What needs to be done: Please print each entry below exactly as it reads.

── Data for this exercise ──

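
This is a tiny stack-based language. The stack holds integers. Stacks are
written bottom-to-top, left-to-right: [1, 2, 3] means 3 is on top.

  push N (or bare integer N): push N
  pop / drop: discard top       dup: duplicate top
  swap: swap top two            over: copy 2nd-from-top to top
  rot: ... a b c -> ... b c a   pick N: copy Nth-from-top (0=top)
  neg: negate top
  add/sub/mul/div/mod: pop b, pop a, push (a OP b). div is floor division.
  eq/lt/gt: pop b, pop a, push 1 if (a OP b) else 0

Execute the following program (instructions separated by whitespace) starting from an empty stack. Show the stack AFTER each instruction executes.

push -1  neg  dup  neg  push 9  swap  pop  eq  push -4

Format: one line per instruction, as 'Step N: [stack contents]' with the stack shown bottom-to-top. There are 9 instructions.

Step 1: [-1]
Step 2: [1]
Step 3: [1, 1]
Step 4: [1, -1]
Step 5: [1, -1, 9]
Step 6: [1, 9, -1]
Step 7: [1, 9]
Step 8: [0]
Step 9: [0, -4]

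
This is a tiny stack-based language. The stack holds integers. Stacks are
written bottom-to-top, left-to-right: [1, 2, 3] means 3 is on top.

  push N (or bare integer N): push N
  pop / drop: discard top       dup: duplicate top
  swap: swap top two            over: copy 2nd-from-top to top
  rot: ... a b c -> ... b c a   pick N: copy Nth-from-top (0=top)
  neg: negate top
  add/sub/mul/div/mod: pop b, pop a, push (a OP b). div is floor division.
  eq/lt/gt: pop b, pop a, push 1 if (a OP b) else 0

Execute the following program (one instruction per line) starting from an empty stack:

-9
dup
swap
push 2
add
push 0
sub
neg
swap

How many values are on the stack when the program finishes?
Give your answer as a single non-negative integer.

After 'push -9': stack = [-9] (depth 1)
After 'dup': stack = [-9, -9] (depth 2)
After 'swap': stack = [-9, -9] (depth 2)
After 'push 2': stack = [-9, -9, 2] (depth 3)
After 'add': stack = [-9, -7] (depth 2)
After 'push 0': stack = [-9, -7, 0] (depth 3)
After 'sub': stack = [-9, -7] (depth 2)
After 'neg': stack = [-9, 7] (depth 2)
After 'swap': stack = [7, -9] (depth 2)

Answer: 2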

───

Final answer:
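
This is a tiny stack-based language. The stack holds integers. Stacks are
written bottom-to-top, left-to-right: [1, 2, 3] means 3 is on top.

  push N (or bare integer N): push N
  pop / drop: discard top       dup: duplicate top
  swap: swap top two            over: copy 2nd-from-top to top
  rot: ... a b c -> ... b c a   pick N: copy Nth-from-top (0=top)
  neg: negate top
  add/sub/mul/div/mod: pop b, pop a, push (a OP b). div is floor division.
  eq/lt/gt: pop b, pop a, push 1 if (a OP b) else 0

Execute the following program (instructions separated by whitespace) starting from an empty stack. Show the stack AFTER each instruction executes.

push -1  neg  dup  neg  push 9  swap  pop  eq  push -4

Format: one line per instruction, as 'Step N: [stack contents]' with the stack shown bottom-to-top. There are 9 instructions.

Step 1: [-1]
Step 2: [1]
Step 3: [1, 1]
Step 4: [1, -1]
Step 5: [1, -1, 9]
Step 6: [1, 9, -1]
Step 7: [1, 9]
Step 8: [0]
Step 9: [0, -4]

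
This is a tiny stack-based language. The stack holds integers. Stacks are
written bottom-to-top, left-to-right: [1, 2, 3] means 3 is on top.

  push N (or bare integer N): push N
  pop / drop: discard top       dup: duplicate top
  swap: swap top two            over: copy 2nd-from-top to top
  rot: ... a b c -> ... b c a   pick N: copy Nth-from-top (0=top)
  neg: negate top
  add/sub/mul/div/mod: pop b, pop a, push (a OP b). div is floor division.
  eq/lt/gt: pop b, pop a, push 1 if (a OP b) else 0

Execute the following program (one instruction per line) starting from an empty stack:

-9
dup
swap
push 2
add
push 0
sub
neg
swap

How many values are on the stack when the program finishes?
Give your answer as a single non-negative integer.

After 'push -9': stack = [-9] (depth 1)
After 'dup': stack = [-9, -9] (depth 2)
After 'swap': stack = [-9, -9] (depth 2)
After 'push 2': stack = [-9, -9, 2] (depth 3)
After 'add': stack = [-9, -7] (depth 2)
After 'push 0': stack = [-9, -7, 0] (depth 3)
After 'sub': stack = [-9, -7] (depth 2)
After 'neg': stack = [-9, 7] (depth 2)
After 'swap': stack = [7, -9] (depth 2)

Answer: 2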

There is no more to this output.